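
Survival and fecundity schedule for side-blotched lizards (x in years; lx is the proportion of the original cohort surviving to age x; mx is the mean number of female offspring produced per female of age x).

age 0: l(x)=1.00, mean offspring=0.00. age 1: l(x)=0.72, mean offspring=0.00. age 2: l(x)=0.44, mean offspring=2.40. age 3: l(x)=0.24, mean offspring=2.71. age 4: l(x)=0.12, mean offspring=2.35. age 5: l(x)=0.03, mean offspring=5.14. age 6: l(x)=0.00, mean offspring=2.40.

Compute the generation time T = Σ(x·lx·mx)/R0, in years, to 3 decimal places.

2.783

lx·mx: 0, 0, 1.056, 0.6504, 0.282, 0.1542, 0 → R0 = 2.1426
x·lx·mx: 0, 0, 2.112, 1.9512, 1.128, 0.771, 0 → Σ = 5.9622
T = 5.9622 / 2.1426 = 2.782694… → 2.783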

┄┄┄┄┄┄┄┄┄┄

PROBLEM: Copy out the entire material verbatim.

RESPONSE FOR THIS EXERCISE:
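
Survival and fecundity schedule for side-blotched lizards (x in years; lx is the proportion of the original cohort surviving to age x; mx is the mean number of female offspring produced per female of age x).

age 0: l(x)=1.00, mean offspring=0.00. age 1: l(x)=0.72, mean offspring=0.00. age 2: l(x)=0.44, mean offspring=2.40. age 3: l(x)=0.24, mean offspring=2.71. age 4: l(x)=0.12, mean offspring=2.35. age 5: l(x)=0.03, mean offspring=5.14. age 6: l(x)=0.00, mean offspring=2.40.

Compute the generation time T = Σ(x·lx·mx)/R0, in years, to 3 decimal places.

2.783

lx·mx: 0, 0, 1.056, 0.6504, 0.282, 0.1542, 0 → R0 = 2.1426
x·lx·mx: 0, 0, 2.112, 1.9512, 1.128, 0.771, 0 → Σ = 5.9622
T = 5.9622 / 2.1426 = 2.782694… → 2.783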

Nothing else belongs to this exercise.